* **WHAT TO PRODUCE**: Would you reproduce exactly the lines below from the one holding "Name the interval from the dominant" through the one holding "What quality of third", inclusive, and no others?

Dataset entries:
--- START ---
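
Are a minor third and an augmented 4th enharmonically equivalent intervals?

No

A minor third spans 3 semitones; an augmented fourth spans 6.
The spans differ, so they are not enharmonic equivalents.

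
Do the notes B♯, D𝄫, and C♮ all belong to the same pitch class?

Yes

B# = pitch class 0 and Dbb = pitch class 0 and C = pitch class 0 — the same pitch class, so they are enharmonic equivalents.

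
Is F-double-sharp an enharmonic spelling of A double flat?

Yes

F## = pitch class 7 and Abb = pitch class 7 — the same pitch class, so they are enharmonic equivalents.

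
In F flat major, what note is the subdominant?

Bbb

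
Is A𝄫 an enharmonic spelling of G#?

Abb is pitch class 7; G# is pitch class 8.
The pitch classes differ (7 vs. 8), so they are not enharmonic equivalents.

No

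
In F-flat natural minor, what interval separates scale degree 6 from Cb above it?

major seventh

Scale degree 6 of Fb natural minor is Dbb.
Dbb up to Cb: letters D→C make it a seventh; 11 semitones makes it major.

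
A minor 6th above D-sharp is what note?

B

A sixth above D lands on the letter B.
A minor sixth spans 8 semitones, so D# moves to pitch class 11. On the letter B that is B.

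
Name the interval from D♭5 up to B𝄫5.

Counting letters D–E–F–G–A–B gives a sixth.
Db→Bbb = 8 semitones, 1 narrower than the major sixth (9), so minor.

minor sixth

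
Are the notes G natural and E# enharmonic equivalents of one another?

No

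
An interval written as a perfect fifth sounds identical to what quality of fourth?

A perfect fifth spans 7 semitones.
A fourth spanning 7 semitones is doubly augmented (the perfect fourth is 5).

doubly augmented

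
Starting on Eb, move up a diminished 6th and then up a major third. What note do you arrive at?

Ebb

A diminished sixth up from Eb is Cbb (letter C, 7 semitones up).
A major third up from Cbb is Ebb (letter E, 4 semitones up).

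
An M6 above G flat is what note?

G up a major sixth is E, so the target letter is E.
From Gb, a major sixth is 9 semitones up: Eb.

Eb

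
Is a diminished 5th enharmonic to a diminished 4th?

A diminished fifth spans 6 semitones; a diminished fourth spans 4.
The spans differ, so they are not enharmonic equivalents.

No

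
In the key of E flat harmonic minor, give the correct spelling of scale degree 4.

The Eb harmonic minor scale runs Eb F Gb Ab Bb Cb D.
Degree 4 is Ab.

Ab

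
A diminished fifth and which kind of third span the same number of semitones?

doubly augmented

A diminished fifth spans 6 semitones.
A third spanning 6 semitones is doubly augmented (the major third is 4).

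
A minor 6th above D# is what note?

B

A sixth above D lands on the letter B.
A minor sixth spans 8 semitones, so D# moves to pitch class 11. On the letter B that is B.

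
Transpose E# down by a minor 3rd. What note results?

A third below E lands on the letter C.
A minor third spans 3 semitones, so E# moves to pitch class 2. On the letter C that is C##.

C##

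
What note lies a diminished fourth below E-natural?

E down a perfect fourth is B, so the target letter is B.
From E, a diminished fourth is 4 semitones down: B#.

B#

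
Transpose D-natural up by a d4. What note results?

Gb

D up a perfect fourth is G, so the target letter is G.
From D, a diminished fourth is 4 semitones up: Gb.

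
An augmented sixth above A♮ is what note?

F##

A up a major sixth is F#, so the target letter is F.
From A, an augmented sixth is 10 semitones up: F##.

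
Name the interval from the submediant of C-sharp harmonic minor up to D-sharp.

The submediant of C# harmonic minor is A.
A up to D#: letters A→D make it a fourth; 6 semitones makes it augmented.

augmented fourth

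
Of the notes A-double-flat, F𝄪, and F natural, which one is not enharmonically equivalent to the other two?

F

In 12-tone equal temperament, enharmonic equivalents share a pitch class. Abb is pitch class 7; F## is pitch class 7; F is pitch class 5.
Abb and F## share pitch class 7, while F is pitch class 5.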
--- END ---
--- START ---
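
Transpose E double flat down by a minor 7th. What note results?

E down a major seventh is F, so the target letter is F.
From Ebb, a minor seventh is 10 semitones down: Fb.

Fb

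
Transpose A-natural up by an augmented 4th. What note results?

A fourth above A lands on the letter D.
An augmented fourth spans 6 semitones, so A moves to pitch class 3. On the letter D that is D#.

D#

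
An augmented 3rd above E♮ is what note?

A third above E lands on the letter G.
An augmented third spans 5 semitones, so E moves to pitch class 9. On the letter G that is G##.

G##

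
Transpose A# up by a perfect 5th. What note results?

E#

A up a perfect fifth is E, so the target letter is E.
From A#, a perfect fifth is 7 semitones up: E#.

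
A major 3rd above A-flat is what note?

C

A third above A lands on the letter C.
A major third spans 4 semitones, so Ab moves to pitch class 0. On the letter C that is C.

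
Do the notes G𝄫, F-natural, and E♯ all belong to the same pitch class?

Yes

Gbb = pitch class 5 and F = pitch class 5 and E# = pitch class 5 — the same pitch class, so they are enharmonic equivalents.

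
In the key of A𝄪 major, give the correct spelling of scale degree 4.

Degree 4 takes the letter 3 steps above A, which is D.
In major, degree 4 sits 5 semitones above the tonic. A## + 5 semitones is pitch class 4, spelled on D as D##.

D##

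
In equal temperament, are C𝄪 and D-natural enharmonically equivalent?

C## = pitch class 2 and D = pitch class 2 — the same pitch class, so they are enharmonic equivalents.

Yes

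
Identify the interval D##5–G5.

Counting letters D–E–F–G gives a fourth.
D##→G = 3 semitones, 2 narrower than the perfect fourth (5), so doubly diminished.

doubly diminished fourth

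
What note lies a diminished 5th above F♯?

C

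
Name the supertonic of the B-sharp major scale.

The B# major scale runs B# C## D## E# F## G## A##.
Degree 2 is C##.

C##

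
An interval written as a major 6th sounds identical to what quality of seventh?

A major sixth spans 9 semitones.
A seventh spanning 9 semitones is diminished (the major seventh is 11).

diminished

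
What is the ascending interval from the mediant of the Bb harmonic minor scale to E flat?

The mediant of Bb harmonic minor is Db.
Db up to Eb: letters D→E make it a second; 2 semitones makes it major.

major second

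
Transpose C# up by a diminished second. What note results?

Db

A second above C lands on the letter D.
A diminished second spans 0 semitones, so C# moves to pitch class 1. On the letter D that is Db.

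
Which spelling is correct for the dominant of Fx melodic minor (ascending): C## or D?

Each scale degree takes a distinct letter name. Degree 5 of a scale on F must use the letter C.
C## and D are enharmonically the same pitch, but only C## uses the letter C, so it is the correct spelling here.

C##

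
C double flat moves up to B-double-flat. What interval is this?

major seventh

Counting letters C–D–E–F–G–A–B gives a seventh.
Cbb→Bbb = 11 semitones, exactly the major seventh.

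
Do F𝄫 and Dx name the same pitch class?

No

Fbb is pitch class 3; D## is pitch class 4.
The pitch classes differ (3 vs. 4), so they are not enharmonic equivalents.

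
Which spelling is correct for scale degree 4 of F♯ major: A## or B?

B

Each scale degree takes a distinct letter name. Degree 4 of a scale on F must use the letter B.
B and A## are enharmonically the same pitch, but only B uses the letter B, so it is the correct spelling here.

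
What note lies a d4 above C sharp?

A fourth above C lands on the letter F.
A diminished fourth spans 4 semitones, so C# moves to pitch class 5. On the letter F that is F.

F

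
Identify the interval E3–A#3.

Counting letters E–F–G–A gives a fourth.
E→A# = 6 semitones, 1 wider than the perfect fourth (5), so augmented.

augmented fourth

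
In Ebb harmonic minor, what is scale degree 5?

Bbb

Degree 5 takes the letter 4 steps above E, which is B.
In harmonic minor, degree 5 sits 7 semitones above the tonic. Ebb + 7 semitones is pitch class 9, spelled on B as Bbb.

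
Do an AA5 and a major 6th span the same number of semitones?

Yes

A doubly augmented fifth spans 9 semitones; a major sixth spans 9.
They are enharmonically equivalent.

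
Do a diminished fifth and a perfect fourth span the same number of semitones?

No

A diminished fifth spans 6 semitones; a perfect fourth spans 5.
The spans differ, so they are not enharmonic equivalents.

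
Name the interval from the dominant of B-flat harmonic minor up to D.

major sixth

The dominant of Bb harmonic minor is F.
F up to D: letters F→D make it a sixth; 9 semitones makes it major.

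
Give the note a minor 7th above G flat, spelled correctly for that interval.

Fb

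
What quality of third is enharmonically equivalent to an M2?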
--- END ---
* **ANSWER BELOW**:
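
Name the interval from the dominant of B-flat harmonic minor up to D.

major sixth

The dominant of Bb harmonic minor is F.
F up to D: letters F→D make it a sixth; 9 semitones makes it major.

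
Give the note a minor 7th above G flat, spelled correctly for that interval.

Fb

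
What quality of third is enharmonically equivalent to an M2?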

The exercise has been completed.